**GOAL OF THE EXERCISE**
Through the end of the data below, output every line exactly, beginning with the line that contains "For lysozyme (Km".

**DATASET ENTRIES**
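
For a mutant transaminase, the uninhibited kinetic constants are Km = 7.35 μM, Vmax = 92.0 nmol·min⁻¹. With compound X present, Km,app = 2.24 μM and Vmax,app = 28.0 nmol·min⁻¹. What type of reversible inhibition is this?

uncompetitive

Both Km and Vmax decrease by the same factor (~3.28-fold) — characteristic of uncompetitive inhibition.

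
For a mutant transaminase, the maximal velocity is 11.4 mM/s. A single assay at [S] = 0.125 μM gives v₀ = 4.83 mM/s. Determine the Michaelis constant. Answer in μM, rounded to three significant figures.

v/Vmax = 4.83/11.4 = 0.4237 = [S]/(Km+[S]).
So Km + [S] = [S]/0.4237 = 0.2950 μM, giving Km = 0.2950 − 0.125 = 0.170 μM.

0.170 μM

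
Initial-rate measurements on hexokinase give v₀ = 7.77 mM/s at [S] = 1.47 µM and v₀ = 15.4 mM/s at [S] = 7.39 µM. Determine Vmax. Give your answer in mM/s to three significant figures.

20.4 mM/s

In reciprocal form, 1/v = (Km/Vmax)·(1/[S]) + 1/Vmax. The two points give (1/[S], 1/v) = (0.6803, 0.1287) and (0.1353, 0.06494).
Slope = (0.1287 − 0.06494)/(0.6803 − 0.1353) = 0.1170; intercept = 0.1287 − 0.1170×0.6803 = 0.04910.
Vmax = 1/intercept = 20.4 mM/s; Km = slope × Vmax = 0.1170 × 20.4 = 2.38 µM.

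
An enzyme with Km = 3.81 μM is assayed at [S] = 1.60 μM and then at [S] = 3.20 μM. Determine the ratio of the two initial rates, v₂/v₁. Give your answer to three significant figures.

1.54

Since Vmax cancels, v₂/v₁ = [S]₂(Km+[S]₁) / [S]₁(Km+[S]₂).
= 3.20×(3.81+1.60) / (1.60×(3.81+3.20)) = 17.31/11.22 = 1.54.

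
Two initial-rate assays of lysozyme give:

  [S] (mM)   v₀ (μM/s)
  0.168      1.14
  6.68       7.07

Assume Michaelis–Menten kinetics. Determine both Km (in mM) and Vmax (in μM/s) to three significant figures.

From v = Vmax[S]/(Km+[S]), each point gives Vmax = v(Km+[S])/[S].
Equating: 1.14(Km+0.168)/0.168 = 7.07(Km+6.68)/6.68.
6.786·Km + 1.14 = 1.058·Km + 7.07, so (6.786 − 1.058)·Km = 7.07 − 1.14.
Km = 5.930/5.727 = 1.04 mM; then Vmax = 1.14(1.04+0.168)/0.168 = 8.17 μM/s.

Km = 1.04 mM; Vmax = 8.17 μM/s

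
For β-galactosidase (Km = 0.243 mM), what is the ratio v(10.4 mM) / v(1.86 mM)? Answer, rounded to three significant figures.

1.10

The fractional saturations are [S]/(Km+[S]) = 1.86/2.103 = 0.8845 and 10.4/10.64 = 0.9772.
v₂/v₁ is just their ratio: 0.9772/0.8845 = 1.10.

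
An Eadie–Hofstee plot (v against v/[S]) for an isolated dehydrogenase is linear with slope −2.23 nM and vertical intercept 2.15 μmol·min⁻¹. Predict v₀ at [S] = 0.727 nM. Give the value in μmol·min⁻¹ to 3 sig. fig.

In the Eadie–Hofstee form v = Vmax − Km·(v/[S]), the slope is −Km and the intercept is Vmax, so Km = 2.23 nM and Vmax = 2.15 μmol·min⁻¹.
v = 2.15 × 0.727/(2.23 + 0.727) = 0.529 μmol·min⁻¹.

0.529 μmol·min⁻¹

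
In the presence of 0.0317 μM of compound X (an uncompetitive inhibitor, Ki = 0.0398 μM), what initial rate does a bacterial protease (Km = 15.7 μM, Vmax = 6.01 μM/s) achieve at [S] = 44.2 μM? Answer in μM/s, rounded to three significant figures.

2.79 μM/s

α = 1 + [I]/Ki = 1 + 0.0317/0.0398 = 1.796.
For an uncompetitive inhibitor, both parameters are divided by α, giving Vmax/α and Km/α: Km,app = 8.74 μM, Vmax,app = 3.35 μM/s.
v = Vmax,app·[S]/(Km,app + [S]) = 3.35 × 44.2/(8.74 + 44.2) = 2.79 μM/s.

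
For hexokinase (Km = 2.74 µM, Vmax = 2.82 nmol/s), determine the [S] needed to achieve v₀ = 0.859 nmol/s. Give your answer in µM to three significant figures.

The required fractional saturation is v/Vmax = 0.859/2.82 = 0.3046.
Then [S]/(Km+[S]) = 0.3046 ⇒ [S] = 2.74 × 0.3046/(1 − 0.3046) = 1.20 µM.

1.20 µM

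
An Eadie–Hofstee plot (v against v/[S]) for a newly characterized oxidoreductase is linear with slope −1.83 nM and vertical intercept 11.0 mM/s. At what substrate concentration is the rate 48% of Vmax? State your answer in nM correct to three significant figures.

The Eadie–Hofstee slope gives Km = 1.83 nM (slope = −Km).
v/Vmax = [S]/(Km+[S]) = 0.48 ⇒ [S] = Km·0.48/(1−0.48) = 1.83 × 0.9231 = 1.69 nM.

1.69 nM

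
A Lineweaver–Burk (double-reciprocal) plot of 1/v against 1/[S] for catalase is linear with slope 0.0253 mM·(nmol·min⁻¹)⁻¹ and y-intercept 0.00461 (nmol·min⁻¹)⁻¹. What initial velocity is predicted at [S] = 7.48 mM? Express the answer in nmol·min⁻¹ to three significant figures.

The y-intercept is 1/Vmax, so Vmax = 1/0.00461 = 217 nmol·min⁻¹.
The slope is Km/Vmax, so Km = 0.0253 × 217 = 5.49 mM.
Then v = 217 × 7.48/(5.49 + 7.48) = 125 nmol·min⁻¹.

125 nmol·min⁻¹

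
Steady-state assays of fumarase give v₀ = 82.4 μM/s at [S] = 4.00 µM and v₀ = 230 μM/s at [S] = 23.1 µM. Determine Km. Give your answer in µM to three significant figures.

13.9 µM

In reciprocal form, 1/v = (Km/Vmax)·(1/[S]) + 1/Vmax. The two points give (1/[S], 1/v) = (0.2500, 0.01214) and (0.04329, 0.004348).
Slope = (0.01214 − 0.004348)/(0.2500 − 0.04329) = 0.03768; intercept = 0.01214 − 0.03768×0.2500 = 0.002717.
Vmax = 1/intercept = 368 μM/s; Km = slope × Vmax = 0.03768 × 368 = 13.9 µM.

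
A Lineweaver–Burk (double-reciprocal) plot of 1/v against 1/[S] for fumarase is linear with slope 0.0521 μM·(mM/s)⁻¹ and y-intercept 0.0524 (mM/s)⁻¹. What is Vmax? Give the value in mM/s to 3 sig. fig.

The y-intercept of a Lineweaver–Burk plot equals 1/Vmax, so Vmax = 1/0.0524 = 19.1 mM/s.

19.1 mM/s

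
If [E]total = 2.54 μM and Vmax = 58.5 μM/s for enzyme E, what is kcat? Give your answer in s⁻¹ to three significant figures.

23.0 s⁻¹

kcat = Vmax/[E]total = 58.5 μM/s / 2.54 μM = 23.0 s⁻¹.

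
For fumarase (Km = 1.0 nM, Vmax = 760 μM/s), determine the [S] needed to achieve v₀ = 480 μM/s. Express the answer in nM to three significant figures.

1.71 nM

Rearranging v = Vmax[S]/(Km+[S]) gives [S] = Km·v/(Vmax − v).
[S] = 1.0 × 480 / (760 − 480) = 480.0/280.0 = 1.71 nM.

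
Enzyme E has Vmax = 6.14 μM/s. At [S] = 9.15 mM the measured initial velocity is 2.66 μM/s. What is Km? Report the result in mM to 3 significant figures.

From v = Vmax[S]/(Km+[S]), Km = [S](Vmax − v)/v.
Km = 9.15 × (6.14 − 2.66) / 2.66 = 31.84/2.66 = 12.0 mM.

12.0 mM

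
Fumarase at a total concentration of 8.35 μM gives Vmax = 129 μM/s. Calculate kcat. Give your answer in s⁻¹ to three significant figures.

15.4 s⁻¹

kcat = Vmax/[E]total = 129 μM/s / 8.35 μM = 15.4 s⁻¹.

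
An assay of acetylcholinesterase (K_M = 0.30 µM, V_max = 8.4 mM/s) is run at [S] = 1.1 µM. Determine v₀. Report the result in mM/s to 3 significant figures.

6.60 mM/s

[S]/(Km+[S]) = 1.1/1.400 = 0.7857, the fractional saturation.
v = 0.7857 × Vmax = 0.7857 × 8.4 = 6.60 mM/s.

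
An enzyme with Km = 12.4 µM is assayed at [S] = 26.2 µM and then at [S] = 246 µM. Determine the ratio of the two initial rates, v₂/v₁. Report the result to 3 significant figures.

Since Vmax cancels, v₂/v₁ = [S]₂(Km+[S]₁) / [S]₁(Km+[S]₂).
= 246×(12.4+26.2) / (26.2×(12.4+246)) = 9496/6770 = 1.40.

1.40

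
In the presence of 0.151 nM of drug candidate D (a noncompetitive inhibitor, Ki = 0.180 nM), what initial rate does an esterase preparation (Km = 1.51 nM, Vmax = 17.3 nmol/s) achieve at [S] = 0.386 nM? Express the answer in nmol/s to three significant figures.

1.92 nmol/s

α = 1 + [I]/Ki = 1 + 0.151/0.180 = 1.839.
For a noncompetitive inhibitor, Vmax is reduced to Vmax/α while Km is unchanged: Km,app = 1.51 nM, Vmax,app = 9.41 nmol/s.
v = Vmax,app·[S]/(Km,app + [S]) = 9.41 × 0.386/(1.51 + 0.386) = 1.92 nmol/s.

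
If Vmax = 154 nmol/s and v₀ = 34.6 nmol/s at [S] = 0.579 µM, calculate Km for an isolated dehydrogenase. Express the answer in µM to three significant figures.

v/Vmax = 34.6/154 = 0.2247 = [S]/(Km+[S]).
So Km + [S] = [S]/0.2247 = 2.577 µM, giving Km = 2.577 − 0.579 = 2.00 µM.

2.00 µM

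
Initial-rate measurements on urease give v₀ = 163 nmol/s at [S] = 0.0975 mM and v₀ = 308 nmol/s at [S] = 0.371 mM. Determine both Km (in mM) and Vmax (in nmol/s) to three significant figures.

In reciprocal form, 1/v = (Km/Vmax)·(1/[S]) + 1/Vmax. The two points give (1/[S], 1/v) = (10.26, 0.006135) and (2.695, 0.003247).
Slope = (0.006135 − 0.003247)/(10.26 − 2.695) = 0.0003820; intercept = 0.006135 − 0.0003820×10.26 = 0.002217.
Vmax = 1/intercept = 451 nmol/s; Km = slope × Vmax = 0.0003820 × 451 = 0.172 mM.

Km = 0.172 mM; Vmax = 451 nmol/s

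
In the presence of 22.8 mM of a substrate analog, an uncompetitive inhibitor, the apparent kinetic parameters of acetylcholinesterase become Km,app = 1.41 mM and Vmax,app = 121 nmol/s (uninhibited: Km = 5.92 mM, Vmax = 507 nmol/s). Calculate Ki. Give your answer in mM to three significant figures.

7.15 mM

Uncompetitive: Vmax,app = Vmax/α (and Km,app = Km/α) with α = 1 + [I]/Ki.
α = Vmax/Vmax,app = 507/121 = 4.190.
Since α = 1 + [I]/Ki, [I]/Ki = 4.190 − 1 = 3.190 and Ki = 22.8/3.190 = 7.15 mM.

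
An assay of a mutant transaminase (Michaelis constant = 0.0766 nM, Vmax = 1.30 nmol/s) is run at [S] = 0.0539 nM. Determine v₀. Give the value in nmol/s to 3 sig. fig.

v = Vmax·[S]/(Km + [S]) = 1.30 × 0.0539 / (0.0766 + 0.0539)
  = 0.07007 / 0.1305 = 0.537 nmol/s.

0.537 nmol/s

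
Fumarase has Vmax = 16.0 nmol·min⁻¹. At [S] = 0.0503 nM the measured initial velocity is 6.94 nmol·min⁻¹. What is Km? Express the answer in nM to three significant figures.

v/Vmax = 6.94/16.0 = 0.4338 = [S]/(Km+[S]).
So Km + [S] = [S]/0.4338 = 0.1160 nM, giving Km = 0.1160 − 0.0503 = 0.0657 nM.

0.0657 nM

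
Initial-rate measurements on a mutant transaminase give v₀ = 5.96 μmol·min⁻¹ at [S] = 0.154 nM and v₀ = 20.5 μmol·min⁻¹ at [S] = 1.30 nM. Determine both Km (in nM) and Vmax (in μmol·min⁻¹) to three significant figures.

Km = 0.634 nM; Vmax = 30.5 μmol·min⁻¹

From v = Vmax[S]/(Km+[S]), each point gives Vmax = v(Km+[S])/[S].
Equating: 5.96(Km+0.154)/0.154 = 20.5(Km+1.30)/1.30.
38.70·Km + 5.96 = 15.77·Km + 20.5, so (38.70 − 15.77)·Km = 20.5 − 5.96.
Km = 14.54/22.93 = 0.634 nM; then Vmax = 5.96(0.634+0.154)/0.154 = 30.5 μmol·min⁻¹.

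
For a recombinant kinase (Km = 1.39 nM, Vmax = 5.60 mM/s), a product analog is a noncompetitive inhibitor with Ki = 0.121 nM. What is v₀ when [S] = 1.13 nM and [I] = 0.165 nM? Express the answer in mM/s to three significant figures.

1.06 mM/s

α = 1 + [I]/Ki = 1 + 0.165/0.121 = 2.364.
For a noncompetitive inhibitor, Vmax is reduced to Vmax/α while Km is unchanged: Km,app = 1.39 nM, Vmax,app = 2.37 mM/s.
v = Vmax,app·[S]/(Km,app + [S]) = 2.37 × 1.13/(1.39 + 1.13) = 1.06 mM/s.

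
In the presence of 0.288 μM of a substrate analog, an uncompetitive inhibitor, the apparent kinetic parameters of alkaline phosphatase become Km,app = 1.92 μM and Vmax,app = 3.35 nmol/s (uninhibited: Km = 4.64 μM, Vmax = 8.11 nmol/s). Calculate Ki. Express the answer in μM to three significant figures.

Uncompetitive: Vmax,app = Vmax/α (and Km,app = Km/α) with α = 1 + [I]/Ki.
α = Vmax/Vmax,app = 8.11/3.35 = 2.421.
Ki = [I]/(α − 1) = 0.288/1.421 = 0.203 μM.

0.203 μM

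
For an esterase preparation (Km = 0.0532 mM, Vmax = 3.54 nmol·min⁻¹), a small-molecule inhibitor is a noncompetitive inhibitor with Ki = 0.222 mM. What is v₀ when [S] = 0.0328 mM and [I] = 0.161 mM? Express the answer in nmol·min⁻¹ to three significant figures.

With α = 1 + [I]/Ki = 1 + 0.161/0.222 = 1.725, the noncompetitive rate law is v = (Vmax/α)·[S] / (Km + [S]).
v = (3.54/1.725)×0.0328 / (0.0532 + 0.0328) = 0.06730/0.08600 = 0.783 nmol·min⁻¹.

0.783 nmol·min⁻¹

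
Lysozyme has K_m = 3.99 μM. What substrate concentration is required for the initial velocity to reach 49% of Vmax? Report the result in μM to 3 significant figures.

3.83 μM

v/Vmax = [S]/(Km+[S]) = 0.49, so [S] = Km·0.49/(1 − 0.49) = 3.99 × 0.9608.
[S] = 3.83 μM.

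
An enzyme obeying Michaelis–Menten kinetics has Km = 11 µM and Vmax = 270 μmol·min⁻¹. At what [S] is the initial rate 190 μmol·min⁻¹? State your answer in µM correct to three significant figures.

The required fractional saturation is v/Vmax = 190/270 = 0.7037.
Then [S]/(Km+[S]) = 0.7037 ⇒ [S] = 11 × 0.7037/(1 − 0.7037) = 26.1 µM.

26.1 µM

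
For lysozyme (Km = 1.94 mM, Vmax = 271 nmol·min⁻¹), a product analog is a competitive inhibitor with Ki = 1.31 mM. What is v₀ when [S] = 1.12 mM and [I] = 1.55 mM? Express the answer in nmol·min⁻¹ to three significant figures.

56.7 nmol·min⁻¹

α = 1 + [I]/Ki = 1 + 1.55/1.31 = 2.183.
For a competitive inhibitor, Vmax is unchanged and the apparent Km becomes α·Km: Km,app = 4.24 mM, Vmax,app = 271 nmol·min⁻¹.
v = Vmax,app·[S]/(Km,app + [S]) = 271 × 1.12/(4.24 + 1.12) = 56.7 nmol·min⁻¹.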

**RESPONSE AREA**
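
For lysozyme (Km = 1.94 mM, Vmax = 271 nmol·min⁻¹), a product analog is a competitive inhibitor with Ki = 1.31 mM. What is v₀ when [S] = 1.12 mM and [I] = 1.55 mM? Express the answer in nmol·min⁻¹ to three significant figures.

56.7 nmol·min⁻¹

α = 1 + [I]/Ki = 1 + 1.55/1.31 = 2.183.
For a competitive inhibitor, Vmax is unchanged and the apparent Km becomes α·Km: Km,app = 4.24 mM, Vmax,app = 271 nmol·min⁻¹.
v = Vmax,app·[S]/(Km,app + [S]) = 271 × 1.12/(4.24 + 1.12) = 56.7 nmol·min⁻¹.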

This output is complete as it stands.